======== Data supplied ========

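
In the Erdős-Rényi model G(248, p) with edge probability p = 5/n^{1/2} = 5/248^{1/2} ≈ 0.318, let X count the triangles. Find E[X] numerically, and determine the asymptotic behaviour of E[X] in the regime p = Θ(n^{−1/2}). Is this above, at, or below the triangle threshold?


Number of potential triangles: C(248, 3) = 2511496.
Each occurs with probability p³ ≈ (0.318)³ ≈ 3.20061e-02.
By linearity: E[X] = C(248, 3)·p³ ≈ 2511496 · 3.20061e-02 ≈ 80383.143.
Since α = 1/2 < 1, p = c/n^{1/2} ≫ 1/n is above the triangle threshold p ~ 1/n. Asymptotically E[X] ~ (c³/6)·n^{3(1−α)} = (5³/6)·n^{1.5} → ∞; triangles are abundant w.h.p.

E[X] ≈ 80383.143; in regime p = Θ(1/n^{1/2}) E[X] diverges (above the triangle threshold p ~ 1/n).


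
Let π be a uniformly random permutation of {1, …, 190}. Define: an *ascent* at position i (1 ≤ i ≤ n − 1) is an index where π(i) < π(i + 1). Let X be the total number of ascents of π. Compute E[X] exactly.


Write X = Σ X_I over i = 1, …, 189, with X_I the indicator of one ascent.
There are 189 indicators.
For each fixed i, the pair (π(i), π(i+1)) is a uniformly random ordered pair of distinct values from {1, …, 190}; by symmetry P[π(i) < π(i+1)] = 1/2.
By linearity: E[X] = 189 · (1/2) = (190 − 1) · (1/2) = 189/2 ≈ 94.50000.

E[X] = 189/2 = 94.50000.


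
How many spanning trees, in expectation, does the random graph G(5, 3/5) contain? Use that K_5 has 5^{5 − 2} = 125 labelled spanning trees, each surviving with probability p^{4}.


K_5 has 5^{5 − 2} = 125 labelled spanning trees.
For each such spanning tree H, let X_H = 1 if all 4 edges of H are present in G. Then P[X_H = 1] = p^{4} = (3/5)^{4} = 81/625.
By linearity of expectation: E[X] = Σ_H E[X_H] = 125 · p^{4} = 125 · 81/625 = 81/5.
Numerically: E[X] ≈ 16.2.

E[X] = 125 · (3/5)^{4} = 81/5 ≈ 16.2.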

========

• **Task statement**
All of the entries above are to be written out again exactly.

• **Exercise output**
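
In the Erdős-Rényi model G(248, p) with edge probability p = 5/n^{1/2} = 5/248^{1/2} ≈ 0.318, let X count the triangles. Find E[X] numerically, and determine the asymptotic behaviour of E[X] in the regime p = Θ(n^{−1/2}). Is this above, at, or below the triangle threshold?


Number of potential triangles: C(248, 3) = 2511496.
Each occurs with probability p³ ≈ (0.318)³ ≈ 3.20061e-02.
By linearity: E[X] = C(248, 3)·p³ ≈ 2511496 · 3.20061e-02 ≈ 80383.143.
Since α = 1/2 < 1, p = c/n^{1/2} ≫ 1/n is above the triangle threshold p ~ 1/n. Asymptotically E[X] ~ (c³/6)·n^{3(1−α)} = (5³/6)·n^{1.5} → ∞; triangles are abundant w.h.p.

E[X] ≈ 80383.143; in regime p = Θ(1/n^{1/2}) E[X] diverges (above the triangle threshold p ~ 1/n).


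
Let π be a uniformly random permutation of {1, …, 190}. Define: an *ascent* at position i (1 ≤ i ≤ n − 1) is an index where π(i) < π(i + 1). Let X be the total number of ascents of π. Compute E[X] exactly.


Write X = Σ X_I over i = 1, …, 189, with X_I the indicator of one ascent.
There are 189 indicators.
For each fixed i, the pair (π(i), π(i+1)) is a uniformly random ordered pair of distinct values from {1, …, 190}; by symmetry P[π(i) < π(i+1)] = 1/2.
By linearity: E[X] = 189 · (1/2) = (190 − 1) · (1/2) = 189/2 ≈ 94.50000.

E[X] = 189/2 = 94.50000.


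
How many spanning trees, in expectation, does the random graph G(5, 3/5) contain? Use that K_5 has 5^{5 − 2} = 125 labelled spanning trees, each surviving with probability p^{4}.


K_5 has 5^{5 − 2} = 125 labelled spanning trees.
For each such spanning tree H, let X_H = 1 if all 4 edges of H are present in G. Then P[X_H = 1] = p^{4} = (3/5)^{4} = 81/625.
By linearity of expectation: E[X] = Σ_H E[X_H] = 125 · p^{4} = 125 · 81/625 = 81/5.
Numerically: E[X] ≈ 16.2.

E[X] = 125 · (3/5)^{4} = 81/5 ≈ 16.2.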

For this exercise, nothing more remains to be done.